_Given information_
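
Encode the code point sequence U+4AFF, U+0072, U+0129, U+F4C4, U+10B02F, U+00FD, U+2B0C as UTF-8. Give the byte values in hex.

E4 AB BF 72 C4 A9 EF 93 84 F4 8B 80 AF C3 BD E2 AC 8C

U+4AFF: 3-byte form → E4 AB BF.
U+0072: 1-byte form → 72.
U+0129: 2-byte form → C4 A9.
U+F4C4: 3-byte form → EF 93 84.
U+10B02F: 4-byte form → F4 8B 80 AF.
U+00FD: 2-byte form → C3 BD.
U+2B0C: 3-byte form → E2 AC 8C.
Concatenated (18 bytes): E4 AB BF 72 C4 A9 EF 93 84 F4 8B 80 AF C3 BD E2 AC 8C.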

_Work instructions_
Return the whole listing, keeping every line exactly as it is.

_Exercise response_
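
Encode the code point sequence U+4AFF, U+0072, U+0129, U+F4C4, U+10B02F, U+00FD, U+2B0C as UTF-8. Give the byte values in hex.

E4 AB BF 72 C4 A9 EF 93 84 F4 8B 80 AF C3 BD E2 AC 8C

U+4AFF: 3-byte form → E4 AB BF.
U+0072: 1-byte form → 72.
U+0129: 2-byte form → C4 A9.
U+F4C4: 3-byte form → EF 93 84.
U+10B02F: 4-byte form → F4 8B 80 AF.
U+00FD: 2-byte form → C3 BD.
U+2B0C: 3-byte form → E2 AC 8C.
Concatenated (18 bytes): E4 AB BF 72 C4 A9 EF 93 84 F4 8B 80 AF C3 BD E2 AC 8C.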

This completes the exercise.